◆ Problem description
Starting at the line that contains "A solution contains Ag⁺", output each line through the end of the data exactly, and nothing more.

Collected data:
--------------------
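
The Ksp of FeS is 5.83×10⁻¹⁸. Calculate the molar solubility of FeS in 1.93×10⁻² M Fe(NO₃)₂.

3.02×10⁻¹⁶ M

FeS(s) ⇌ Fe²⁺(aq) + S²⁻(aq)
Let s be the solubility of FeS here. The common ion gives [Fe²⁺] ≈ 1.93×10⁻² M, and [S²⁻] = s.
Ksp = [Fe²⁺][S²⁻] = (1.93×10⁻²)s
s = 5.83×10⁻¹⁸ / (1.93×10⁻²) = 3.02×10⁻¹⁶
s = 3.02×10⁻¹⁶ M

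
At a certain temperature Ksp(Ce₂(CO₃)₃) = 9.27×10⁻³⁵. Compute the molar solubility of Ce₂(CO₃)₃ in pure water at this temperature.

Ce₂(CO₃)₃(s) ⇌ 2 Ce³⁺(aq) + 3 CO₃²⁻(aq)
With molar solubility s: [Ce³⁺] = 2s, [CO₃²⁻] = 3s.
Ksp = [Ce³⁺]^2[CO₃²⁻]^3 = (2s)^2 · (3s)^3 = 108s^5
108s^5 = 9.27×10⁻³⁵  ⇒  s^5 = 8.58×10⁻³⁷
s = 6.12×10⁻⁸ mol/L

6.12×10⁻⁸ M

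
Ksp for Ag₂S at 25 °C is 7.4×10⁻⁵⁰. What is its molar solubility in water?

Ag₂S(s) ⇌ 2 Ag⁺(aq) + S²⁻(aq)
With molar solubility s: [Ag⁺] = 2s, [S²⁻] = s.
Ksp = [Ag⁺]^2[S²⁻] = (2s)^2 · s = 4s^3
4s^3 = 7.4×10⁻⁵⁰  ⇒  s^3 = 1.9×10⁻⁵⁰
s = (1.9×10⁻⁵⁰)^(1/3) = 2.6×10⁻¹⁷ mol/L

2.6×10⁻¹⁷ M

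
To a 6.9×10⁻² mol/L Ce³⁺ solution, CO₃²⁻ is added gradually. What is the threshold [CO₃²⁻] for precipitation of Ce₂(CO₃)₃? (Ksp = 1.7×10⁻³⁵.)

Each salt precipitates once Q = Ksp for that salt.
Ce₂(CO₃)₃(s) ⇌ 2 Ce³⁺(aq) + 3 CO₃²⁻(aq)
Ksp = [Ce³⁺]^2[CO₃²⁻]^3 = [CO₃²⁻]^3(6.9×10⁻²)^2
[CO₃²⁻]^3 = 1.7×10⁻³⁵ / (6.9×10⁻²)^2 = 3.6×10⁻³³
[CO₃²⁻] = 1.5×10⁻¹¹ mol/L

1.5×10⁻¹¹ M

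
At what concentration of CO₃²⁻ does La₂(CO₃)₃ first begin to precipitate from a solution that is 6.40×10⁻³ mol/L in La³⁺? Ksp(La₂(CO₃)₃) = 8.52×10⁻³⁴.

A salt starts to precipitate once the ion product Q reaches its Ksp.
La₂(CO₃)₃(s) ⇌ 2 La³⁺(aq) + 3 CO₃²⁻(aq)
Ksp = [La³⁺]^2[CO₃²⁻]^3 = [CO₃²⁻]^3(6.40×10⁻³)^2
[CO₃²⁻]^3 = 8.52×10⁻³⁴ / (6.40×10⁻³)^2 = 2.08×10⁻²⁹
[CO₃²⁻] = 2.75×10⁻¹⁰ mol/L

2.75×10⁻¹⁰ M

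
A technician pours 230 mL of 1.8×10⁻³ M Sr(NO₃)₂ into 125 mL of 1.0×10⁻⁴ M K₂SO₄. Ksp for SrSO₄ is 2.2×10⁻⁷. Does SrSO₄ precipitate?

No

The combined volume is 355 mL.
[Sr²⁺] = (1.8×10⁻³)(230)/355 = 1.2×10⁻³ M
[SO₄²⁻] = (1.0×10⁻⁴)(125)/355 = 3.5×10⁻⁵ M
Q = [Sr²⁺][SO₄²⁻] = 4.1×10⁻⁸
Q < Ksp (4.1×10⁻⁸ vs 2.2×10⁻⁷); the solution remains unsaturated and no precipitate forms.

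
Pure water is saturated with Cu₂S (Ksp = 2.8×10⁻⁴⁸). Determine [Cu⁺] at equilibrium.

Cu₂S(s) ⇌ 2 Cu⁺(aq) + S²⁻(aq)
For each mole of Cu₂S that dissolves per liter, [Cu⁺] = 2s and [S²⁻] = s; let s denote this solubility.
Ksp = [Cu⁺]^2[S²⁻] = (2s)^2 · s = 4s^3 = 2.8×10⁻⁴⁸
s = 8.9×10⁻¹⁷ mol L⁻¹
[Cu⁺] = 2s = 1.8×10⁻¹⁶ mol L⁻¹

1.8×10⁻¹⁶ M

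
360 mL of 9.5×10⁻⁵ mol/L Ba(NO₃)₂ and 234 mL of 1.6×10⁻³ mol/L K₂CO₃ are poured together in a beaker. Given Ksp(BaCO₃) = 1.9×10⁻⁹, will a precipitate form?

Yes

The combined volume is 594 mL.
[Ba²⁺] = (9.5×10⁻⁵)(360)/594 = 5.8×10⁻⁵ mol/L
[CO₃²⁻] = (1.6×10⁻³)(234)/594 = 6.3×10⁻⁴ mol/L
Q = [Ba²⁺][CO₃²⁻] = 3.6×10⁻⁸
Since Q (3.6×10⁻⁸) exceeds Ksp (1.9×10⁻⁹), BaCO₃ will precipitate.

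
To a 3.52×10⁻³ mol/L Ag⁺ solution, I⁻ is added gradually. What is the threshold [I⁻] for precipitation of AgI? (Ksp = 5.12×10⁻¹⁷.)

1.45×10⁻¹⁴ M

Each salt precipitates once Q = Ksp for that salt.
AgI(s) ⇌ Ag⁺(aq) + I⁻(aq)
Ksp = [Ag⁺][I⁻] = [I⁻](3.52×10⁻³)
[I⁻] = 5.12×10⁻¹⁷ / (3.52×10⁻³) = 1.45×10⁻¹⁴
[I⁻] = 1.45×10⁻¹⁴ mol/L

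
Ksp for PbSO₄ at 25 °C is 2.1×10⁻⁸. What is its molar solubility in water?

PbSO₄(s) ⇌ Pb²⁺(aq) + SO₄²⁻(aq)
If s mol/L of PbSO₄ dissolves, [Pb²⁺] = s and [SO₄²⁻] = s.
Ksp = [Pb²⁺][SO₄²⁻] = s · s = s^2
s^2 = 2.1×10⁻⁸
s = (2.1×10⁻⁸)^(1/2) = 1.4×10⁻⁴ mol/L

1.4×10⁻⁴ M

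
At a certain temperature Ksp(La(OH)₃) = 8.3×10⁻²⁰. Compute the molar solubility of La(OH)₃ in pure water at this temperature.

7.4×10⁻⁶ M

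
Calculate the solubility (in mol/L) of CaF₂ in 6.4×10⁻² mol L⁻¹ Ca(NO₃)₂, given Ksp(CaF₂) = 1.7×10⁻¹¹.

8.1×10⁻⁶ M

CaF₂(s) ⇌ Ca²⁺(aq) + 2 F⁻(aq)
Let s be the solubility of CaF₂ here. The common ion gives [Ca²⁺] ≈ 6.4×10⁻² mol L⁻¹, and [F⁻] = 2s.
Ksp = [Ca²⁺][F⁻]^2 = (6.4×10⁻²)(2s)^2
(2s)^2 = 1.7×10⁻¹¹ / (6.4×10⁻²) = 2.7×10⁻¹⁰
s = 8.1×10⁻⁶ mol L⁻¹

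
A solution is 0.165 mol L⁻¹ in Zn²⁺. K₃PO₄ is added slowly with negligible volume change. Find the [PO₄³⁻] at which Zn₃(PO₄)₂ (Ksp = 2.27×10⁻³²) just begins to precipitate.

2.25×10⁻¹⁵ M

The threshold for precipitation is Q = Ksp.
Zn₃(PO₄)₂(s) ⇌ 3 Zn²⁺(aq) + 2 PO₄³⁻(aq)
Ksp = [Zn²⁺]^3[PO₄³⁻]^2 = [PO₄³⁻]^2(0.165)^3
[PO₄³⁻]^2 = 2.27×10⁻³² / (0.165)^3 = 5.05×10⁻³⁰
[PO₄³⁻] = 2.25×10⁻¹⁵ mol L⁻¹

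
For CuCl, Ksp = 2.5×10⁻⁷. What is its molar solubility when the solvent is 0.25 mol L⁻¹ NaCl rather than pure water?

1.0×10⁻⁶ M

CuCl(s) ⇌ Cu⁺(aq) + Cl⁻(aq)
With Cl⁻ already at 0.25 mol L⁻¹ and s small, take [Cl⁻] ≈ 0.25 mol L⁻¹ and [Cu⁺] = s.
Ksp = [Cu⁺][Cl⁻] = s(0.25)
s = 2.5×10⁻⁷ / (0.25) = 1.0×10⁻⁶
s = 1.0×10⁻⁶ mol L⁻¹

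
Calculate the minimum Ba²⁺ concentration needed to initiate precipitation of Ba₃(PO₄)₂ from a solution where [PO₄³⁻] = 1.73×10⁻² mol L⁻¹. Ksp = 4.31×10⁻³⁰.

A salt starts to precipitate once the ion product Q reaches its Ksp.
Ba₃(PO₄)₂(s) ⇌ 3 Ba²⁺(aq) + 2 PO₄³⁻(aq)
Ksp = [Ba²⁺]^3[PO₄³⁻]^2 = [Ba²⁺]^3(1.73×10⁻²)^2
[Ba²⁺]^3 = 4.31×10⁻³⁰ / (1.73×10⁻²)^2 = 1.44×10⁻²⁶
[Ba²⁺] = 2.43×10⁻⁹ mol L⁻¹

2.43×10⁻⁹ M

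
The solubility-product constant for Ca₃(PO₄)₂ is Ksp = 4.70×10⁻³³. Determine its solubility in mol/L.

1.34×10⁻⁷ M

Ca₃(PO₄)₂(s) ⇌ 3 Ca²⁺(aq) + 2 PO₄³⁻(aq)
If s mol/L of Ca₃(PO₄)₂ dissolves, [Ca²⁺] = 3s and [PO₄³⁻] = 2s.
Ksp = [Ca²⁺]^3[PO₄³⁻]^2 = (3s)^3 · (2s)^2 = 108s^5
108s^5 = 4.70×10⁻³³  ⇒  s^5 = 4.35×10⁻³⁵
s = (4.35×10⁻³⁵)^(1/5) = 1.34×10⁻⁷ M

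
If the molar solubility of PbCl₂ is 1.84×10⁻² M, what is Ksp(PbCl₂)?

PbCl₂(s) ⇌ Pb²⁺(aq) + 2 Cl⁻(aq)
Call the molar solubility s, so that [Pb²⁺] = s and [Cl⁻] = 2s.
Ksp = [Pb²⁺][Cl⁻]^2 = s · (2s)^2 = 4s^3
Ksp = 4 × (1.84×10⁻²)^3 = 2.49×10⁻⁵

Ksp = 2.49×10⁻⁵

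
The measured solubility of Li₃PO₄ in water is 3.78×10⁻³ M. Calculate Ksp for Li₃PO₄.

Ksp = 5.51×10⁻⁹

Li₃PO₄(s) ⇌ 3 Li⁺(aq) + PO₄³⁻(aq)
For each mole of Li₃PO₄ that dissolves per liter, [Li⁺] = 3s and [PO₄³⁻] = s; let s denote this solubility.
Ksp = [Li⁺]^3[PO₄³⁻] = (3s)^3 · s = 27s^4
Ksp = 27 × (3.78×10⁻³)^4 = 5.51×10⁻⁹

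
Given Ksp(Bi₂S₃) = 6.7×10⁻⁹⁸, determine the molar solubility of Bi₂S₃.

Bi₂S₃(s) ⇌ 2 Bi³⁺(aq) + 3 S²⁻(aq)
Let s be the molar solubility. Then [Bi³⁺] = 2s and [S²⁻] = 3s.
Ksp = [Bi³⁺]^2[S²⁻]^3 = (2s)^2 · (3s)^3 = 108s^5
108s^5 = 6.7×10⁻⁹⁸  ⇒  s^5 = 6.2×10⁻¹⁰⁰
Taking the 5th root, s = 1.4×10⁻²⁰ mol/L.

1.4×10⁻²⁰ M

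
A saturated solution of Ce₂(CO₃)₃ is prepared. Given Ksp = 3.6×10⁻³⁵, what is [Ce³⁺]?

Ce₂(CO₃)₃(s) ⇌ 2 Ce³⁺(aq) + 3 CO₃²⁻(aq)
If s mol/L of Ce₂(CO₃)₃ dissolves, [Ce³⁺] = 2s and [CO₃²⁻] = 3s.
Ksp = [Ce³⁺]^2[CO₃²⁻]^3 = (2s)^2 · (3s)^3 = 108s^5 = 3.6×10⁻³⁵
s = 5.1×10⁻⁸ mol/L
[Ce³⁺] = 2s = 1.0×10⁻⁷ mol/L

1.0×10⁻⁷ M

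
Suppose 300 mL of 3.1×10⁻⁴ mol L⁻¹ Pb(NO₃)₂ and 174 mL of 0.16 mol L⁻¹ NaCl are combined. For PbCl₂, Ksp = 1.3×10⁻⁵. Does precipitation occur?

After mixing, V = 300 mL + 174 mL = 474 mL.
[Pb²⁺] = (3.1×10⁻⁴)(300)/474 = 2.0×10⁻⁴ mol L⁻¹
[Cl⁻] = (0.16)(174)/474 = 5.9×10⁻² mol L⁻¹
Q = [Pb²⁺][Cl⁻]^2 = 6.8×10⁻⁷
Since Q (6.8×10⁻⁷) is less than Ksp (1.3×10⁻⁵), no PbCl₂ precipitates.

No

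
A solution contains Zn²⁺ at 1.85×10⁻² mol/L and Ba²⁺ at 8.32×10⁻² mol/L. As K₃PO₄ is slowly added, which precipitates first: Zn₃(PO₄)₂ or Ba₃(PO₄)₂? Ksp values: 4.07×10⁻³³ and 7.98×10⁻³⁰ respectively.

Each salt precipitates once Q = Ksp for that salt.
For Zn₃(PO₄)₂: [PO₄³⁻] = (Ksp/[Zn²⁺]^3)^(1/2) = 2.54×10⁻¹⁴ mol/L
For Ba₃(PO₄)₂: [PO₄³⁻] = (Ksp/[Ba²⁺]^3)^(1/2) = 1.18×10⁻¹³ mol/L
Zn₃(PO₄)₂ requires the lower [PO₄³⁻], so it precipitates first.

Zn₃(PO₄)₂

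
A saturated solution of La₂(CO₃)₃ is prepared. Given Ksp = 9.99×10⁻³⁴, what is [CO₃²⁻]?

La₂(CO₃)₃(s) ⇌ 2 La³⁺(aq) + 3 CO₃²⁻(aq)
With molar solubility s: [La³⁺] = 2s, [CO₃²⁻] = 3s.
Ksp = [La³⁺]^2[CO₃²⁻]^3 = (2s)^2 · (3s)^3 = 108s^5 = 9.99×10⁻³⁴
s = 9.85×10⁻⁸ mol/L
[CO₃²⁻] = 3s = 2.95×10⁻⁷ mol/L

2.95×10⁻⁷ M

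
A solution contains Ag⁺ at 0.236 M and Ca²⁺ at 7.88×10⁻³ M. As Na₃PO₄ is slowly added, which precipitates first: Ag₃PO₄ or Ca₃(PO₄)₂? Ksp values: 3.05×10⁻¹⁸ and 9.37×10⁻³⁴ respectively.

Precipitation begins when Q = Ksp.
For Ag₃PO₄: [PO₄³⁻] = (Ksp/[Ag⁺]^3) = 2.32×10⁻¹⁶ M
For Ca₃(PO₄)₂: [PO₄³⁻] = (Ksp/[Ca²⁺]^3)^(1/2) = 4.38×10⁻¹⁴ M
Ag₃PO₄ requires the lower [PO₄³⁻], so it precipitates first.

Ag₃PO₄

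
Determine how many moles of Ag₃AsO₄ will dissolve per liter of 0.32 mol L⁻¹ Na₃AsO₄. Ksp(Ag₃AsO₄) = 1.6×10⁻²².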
--------------------
◆ Problem solution
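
A solution contains Ag⁺ at 0.236 M and Ca²⁺ at 7.88×10⁻³ M. As Na₃PO₄ is slowly added, which precipitates first: Ag₃PO₄ or Ca₃(PO₄)₂? Ksp values: 3.05×10⁻¹⁸ and 9.37×10⁻³⁴ respectively.

Precipitation begins when Q = Ksp.
For Ag₃PO₄: [PO₄³⁻] = (Ksp/[Ag⁺]^3) = 2.32×10⁻¹⁶ M
For Ca₃(PO₄)₂: [PO₄³⁻] = (Ksp/[Ca²⁺]^3)^(1/2) = 4.38×10⁻¹⁴ M
Ag₃PO₄ requires the lower [PO₄³⁻], so it precipitates first.

Ag₃PO₄

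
Determine how many moles of Ag₃AsO₄ will dissolve per liter of 0.32 mol L⁻¹ Na₃AsO₄. Ksp(Ag₃AsO₄) = 1.6×10⁻²².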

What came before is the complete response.